+++ Records provided

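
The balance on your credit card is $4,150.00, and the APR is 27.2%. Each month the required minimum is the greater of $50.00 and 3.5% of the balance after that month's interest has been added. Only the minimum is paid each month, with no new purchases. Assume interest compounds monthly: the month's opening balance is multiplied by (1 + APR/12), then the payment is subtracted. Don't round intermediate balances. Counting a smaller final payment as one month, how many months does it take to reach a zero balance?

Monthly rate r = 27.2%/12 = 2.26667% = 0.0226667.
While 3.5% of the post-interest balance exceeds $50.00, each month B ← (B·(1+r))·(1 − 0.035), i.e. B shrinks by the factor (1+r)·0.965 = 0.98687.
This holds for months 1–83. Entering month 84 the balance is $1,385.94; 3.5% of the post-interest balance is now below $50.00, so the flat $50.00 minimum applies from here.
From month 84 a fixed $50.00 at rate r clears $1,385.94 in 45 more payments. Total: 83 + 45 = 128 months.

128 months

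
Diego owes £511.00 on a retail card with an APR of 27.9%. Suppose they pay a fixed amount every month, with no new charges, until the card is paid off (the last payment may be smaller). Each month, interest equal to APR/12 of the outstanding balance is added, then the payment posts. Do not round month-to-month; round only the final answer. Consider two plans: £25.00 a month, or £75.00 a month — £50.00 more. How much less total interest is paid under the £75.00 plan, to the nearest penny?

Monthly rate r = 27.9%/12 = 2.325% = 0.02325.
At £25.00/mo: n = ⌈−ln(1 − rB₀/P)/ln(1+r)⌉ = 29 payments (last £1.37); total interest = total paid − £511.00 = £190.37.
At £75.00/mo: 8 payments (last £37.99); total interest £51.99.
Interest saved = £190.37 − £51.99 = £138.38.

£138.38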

++++++

Every record must be retyped so that it matches the original exactly.

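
The balance on your credit card is $4,150.00, and the APR is 27.2%. Each month the required minimum is the greater of $50.00 and 3.5% of the balance after that month's interest has been added. Only the minimum is paid each month, with no new purchases. Assume interest compounds monthly: the month's opening balance is multiplied by (1 + APR/12), then the payment is subtracted. Don't round intermediate balances. Counting a smaller final payment as one month, how many months does it take to reach a zero balance?

Monthly rate r = 27.2%/12 = 2.26667% = 0.0226667.
While 3.5% of the post-interest balance exceeds $50.00, each month B ← (B·(1+r))·(1 − 0.035), i.e. B shrinks by the factor (1+r)·0.965 = 0.98687.
This holds for months 1–83. Entering month 84 the balance is $1,385.94; 3.5% of the post-interest balance is now below $50.00, so the flat $50.00 minimum applies from here.
From month 84 a fixed $50.00 at rate r clears $1,385.94 in 45 more payments. Total: 83 + 45 = 128 months.

128 months

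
Diego owes £511.00 on a retail card with an APR of 27.9%. Suppose they pay a fixed amount every month, with no new charges, until the card is paid off (the last payment may be smaller). Each month, interest equal to APR/12 of the outstanding balance is added, then the payment posts. Do not round month-to-month; round only the final answer. Consider two plans: £25.00 a month, or £75.00 a month — £50.00 more. How much less total interest is paid under the £75.00 plan, to the nearest penny?

Monthly rate r = 27.9%/12 = 2.325% = 0.02325.
At £25.00/mo: n = ⌈−ln(1 − rB₀/P)/ln(1+r)⌉ = 29 payments (last £1.37); total interest = total paid − £511.00 = £190.37.
At £75.00/mo: 8 payments (last £37.99); total interest £51.99.
Interest saved = £190.37 − £51.99 = £138.38.

£138.38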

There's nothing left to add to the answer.